- Exercise prompt
Draw out every line with the word "plays" from the listing below.

- Dataset records
◇ ◇ ◇

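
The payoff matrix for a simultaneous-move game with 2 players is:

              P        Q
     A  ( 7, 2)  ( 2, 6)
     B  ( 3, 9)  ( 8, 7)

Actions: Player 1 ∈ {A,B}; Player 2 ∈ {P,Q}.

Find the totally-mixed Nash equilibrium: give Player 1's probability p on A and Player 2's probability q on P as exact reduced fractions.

P1 indiff ⇒ q·7+(1-q)·2 = q·3+(1-q)·8 ⇒ q(4) = (1-q)(6) ⇒ q = 3/5
P2 indiff ⇒ p·2+(1-p)·9 = p·6+(1-p)·7 ⇒ p(-4) = (1-p)(-2) ⇒ p = 1/3

p=1/3, q=3/5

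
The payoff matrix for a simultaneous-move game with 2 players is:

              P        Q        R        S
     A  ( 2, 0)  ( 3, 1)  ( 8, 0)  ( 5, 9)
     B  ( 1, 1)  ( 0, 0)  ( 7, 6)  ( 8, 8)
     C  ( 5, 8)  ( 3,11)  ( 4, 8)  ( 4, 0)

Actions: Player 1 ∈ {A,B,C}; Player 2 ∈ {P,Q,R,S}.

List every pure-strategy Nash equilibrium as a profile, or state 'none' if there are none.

NE set: (B,S), (C,Q)

(A,P): not NE [P1→C gives 5>2; P2→S gives 9>0]
(A,Q): not NE [P2→S gives 9>1]
(A,R): not NE [P2→S gives 9>0]
(A,S): not NE [P1→B gives 8>5]
(B,P): not NE [P1→C gives 5>1; P2→S gives 8>1]
(B,Q): not NE [P1→C gives 3>0; P2→S gives 8>0]
(B,R): not NE [P1→A gives 8>7; P2→S gives 8>6]
(B,S): NE
(C,P): not NE [P2→Q gives 11>8]
(C,Q): NE
(C,R): not NE [P1→A gives 8>4; P2→Q gives 11>8]
(C,S): not NE [P1→B gives 8>4; P2→Q gives 11>0]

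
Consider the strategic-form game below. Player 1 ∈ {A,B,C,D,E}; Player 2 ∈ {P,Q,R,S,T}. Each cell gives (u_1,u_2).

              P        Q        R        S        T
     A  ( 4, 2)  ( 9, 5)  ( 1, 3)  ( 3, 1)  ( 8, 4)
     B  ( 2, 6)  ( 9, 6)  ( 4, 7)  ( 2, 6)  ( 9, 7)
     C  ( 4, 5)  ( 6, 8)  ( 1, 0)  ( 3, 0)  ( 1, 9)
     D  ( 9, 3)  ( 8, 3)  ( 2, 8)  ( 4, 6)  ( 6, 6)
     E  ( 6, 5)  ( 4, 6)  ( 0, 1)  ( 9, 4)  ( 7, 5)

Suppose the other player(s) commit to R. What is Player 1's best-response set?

u_1(A vs R) = 1
u_1(B vs R) = 4
u_1(C vs R) = 1
u_1(D vs R) = 2
u_1(E vs R) = 0
max payoff 4 at {B}

BR_1 = {B}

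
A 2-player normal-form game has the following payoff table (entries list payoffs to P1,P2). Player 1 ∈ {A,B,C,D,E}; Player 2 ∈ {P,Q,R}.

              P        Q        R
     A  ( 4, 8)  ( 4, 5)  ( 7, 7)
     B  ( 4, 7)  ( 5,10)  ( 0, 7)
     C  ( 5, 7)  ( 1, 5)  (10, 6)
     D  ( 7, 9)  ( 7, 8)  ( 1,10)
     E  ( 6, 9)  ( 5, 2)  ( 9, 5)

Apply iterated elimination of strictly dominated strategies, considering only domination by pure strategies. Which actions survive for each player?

P1 drop A (E beats it: P:6>4 Q:5>4 R:9>7)
P1 drop B (D beats it: P:7>4 Q:7>5 R:1>0)
P2 drop Q (P beats it: C:7>5 D:9>8 E:9>2)
P1→{C,D,E} P2→{P,R}

IESDS → P1:{C,D,E} P2:{P,R}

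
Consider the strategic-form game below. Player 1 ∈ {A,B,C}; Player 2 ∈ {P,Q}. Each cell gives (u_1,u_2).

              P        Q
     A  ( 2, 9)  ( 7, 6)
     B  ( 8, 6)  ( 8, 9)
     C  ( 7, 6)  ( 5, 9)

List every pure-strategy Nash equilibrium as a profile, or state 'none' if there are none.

PSNE = {(B,Q)}

(A,P): not NE [P1→B gives 8>2]
(A,Q): not NE [P1→B gives 8>7; P2→P gives 9>6]
(B,P): not NE [P2→Q gives 9>6]
(B,Q): NE
(C,P): not NE [P1→B gives 8>7; P2→Q gives 9>6]
(C,Q): not NE [P1→B gives 8>5]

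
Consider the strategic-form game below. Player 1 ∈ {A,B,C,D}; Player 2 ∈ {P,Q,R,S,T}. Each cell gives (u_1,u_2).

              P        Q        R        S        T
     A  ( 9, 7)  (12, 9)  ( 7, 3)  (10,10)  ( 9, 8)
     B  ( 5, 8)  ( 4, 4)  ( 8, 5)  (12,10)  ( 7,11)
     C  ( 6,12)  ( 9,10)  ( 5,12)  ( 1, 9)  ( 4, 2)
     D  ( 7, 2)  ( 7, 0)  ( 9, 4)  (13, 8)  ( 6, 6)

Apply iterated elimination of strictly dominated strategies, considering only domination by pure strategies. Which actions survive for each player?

P1 drop C (A beats it: P:9>6 Q:12>9 R:7>5 S:10>1 T:9>4)
P2 drop P (S beats it: A:10>7 B:10>8 D:8>2)
P2 drop Q (S beats it: A:10>9 B:10>4 D:8>0)
P2 drop R (S beats it: A:10>3 B:10>5 D:8>4)
P1→{A,B,D} P2→{S,T}

IESDS → P1:{A,B,D} P2:{S,T}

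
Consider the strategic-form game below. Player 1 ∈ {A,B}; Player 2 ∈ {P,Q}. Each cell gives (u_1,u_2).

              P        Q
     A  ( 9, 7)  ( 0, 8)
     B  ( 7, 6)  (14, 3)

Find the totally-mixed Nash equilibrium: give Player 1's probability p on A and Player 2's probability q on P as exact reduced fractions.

p=3/4, q=7/8

P1 indiff ⇒ q·9+(1-q)·0 = q·7+(1-q)·14 ⇒ q(2) = (1-q)(14) ⇒ q = 7/8
P2 indiff ⇒ p·7+(1-p)·6 = p·8+(1-p)·3 ⇒ p(-1) = (1-p)(-3) ⇒ p = 3/4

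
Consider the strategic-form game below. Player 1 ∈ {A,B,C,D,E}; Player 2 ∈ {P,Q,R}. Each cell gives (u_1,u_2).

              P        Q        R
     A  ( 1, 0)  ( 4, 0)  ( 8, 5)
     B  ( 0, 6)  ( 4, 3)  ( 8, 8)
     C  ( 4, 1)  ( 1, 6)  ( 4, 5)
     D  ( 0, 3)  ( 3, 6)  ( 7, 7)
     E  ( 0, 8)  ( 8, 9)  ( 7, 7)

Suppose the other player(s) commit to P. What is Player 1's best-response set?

u_1(A vs P) = 1
u_1(B vs P) = 0
u_1(C vs P) = 4
u_1(D vs P) = 0
u_1(E vs P) = 0
max payoff 4 at {C}

P1 best: {C}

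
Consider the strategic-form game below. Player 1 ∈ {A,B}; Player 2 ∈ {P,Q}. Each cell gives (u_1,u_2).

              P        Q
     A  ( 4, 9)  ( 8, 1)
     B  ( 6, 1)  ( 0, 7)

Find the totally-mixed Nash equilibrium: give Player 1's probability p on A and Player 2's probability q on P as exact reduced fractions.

P1 indiff ⇒ q·4+(1-q)·8 = q·6+(1-q)·0 ⇒ q(-2) = (1-q)(-8) ⇒ q = 4/5
P2 indiff ⇒ p·9+(1-p)·1 = p·1+(1-p)·7 ⇒ p(8) = (1-p)(6) ⇒ p = 3/7

p=3/7, q=4/5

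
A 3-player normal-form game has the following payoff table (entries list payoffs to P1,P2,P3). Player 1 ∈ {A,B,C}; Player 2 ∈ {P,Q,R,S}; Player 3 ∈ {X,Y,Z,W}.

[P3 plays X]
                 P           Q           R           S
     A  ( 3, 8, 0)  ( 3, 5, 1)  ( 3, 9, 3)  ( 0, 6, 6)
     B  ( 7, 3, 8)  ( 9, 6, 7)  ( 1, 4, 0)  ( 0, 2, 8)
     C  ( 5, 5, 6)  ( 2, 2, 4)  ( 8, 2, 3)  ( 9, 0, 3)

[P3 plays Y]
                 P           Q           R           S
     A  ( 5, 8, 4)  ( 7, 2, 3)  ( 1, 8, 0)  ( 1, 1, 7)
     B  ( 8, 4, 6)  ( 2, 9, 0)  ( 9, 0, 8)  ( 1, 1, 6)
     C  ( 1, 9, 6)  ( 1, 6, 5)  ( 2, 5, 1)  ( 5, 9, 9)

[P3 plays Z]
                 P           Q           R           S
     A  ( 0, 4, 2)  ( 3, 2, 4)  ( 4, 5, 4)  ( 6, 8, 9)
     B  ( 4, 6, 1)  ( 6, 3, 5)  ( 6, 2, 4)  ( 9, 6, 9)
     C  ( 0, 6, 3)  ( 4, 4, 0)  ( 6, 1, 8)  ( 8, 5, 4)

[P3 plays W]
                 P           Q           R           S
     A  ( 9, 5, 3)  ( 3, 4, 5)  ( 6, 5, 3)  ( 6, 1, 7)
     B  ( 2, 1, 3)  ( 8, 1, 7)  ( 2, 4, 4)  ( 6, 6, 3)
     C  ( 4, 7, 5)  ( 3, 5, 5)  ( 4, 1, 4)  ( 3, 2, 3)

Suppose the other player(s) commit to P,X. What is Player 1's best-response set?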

◇ ◇ ◇

- Reply to the exercise
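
[P3 plays X]
[P3 plays Y]
[P3 plays Z]
[P3 plays W]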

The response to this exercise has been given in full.